Nothing in the records should change; write them all out exactly.

═════ Given records

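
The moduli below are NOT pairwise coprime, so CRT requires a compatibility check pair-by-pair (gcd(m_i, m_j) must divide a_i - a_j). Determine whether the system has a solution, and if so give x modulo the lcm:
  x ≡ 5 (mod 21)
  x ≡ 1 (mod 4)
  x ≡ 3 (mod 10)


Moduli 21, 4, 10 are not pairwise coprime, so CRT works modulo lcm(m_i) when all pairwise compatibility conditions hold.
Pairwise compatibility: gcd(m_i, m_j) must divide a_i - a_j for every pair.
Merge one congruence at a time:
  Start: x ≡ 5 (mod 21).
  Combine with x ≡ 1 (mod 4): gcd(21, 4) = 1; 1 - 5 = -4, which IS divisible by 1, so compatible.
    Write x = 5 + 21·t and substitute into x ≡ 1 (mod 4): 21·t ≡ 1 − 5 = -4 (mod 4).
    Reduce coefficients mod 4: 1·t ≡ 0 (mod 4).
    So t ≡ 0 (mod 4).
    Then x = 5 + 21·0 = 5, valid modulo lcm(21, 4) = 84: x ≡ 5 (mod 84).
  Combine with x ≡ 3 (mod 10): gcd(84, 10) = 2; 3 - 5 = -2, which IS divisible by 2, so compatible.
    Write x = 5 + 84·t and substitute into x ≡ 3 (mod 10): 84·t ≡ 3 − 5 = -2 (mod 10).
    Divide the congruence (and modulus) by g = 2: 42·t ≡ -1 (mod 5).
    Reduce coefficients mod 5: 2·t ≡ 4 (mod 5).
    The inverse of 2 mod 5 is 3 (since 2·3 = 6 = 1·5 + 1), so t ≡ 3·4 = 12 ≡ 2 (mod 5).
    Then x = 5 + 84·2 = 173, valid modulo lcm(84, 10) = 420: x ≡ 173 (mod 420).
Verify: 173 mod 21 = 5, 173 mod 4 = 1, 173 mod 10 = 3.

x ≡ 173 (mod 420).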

══════════

Expected answer:
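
The moduli below are NOT pairwise coprime, so CRT requires a compatibility check pair-by-pair (gcd(m_i, m_j) must divide a_i - a_j). Determine whether the system has a solution, and if so give x modulo the lcm:
  x ≡ 5 (mod 21)
  x ≡ 1 (mod 4)
  x ≡ 3 (mod 10)


Moduli 21, 4, 10 are not pairwise coprime, so CRT works modulo lcm(m_i) when all pairwise compatibility conditions hold.
Pairwise compatibility: gcd(m_i, m_j) must divide a_i - a_j for every pair.
Merge one congruence at a time:
  Start: x ≡ 5 (mod 21).
  Combine with x ≡ 1 (mod 4): gcd(21, 4) = 1; 1 - 5 = -4, which IS divisible by 1, so compatible.
    Write x = 5 + 21·t and substitute into x ≡ 1 (mod 4): 21·t ≡ 1 − 5 = -4 (mod 4).
    Reduce coefficients mod 4: 1·t ≡ 0 (mod 4).
    So t ≡ 0 (mod 4).
    Then x = 5 + 21·0 = 5, valid modulo lcm(21, 4) = 84: x ≡ 5 (mod 84).
  Combine with x ≡ 3 (mod 10): gcd(84, 10) = 2; 3 - 5 = -2, which IS divisible by 2, so compatible.
    Write x = 5 + 84·t and substitute into x ≡ 3 (mod 10): 84·t ≡ 3 − 5 = -2 (mod 10).
    Divide the congruence (and modulus) by g = 2: 42·t ≡ -1 (mod 5).
    Reduce coefficients mod 5: 2·t ≡ 4 (mod 5).
    The inverse of 2 mod 5 is 3 (since 2·3 = 6 = 1·5 + 1), so t ≡ 3·4 = 12 ≡ 2 (mod 5).
    Then x = 5 + 84·2 = 173, valid modulo lcm(84, 10) = 420: x ≡ 173 (mod 420).
Verify: 173 mod 21 = 5, 173 mod 4 = 1, 173 mod 10 = 3.

x ≡ 173 (mod 420).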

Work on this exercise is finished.